__Dataset entries__:
-=-=-=-=-
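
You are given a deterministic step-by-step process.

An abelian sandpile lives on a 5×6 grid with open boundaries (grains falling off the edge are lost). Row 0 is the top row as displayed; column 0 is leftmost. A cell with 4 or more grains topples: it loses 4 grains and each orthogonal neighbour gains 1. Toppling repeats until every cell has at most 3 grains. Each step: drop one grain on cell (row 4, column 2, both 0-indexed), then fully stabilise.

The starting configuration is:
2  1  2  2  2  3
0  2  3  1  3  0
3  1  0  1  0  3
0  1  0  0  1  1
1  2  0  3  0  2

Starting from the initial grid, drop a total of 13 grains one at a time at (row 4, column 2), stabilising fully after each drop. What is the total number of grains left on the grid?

48

gen 0: 2  1  2  2  2  3
0  2  3  1  3  0
3  1  0  1  0  3
0  1  0  0  1  1
1  2  0  3  0  2
gen 1: 2  1  2  2  2  3
0  2  3  1  3  0
3  1  0  1  0  3
0  1  0  0  1  1
1  2  1  3  0  2
gen 2: 2  1  2  2  2  3
0  2  3  1  3  0
3  1  0  1  0  3
0  1  0  0  1  1
1  2  2  3  0  2
gen 3: 2  1  2  2  2  3
0  2  3  1  3  0
3  1  0  1  0  3
0  1  0  0  1  1
1  2  3  3  0  2
gen 4: 2  1  2  2  2  3
0  2  3  1  3  0
3  1  0  1  0  3
0  1  1  1  1  1
1  3  1  0  1  2
gen 5: 2  1  2  2  2  3
0  2  3  1  3  0
3  1  0  1  0  3
0  1  1  1  1  1
1  3  2  0  1  2
gen 6: 2  1  2  2  2  3
0  2  3  1  3  0
3  1  0  1  0  3
0  1  1  1  1  1
1  3  3  0  1  2
gen 7: 2  1  2  2  2  3
0  2  3  1  3  0
3  1  0  1  0  3
0  2  2  1  1  1
2  0  1  1  1  2
gen 8: 2  1  2  2  2  3
0  2  3  1  3  0
3  1  0  1  0  3
0  2  2  1  1  1
2  0  2  1  1  2
gen 9: 2  1  2  2  2  3
0  2  3  1  3  0
3  1  0  1  0  3
0  2  2  1  1  1
2  0  3  1  1  2
gen 10: 2  1  2  2  2  3
0  2  3  1  3  0
3  1  0  1  0  3
0  2  3  1  1  1
2  1  0  2  1  2
gen 11: 2  1  2  2  2  3
0  2  3  1  3  0
3  1  0  1  0  3
0  2  3  1  1  1
2  1  1  2  1  2
gen 12: 2  1  2  2  2  3
0  2  3  1  3  0
3  1  0  1  0  3
0  2  3  1  1  1
2  1  2  2  1  2
gen 13: 2  1  2  2  2  3
0  2  3  1  3  0
3  1  0  1  0  3
0  2  3  1  1  1
2  1  3  2  1  2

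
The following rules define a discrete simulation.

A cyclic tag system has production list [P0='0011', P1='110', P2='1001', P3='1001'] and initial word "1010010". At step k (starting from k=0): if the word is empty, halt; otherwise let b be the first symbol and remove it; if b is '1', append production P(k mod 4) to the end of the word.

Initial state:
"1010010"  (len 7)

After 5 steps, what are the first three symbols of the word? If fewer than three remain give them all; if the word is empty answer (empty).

100

t=0: "1010010"  (len 7)
t=1: "0100100011"  (len 10)
t=2: "100100011"  (len 9)
t=3: "001000111001"  (len 12)
t=4: "01000111001"  (len 11)
t=5: "1000111001"  (len 10)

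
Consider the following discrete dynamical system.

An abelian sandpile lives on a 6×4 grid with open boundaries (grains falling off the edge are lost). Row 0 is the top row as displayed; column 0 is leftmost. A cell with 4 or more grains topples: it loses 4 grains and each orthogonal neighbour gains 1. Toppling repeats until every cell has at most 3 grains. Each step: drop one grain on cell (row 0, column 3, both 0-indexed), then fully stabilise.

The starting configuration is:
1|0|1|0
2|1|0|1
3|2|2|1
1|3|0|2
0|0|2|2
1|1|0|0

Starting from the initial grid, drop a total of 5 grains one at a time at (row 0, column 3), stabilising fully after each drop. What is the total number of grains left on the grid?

29

step 0: 1|0|1|0
2|1|0|1
3|2|2|1
1|3|0|2
0|0|2|2
1|1|0|0
step 1: 1|0|1|1
2|1|0|1
3|2|2|1
1|3|0|2
0|0|2|2
1|1|0|0
step 2: 1|0|1|2
2|1|0|1
3|2|2|1
1|3|0|2
0|0|2|2
1|1|0|0
step 3: 1|0|1|3
2|1|0|1
3|2|2|1
1|3|0|2
0|0|2|2
1|1|0|0
step 4: 1|0|2|0
2|1|0|2
3|2|2|1
1|3|0|2
0|0|2|2
1|1|0|0
step 5: 1|0|2|1
2|1|0|2
3|2|2|1
1|3|0|2
0|0|2|2
1|1|0|0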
-=-=-=-=-
__Your task__:
Word for word, copy the line containing "Starting from the initial grid, drop a total of 5" and each line after it to the end of the records, and nothing besides.

__Problem solution__:
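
Starting from the initial grid, drop a total of 5 grains one at a time at (row 0, column 3), stabilising fully after each drop. What is the total number of grains left on the grid?

29

step 0: 1|0|1|0
2|1|0|1
3|2|2|1
1|3|0|2
0|0|2|2
1|1|0|0
step 1: 1|0|1|1
2|1|0|1
3|2|2|1
1|3|0|2
0|0|2|2
1|1|0|0
step 2: 1|0|1|2
2|1|0|1
3|2|2|1
1|3|0|2
0|0|2|2
1|1|0|0
step 3: 1|0|1|3
2|1|0|1
3|2|2|1
1|3|0|2
0|0|2|2
1|1|0|0
step 4: 1|0|2|0
2|1|0|2
3|2|2|1
1|3|0|2
0|0|2|2
1|1|0|0
step 5: 1|0|2|1
2|1|0|2
3|2|2|1
1|3|0|2
0|0|2|2
1|1|0|0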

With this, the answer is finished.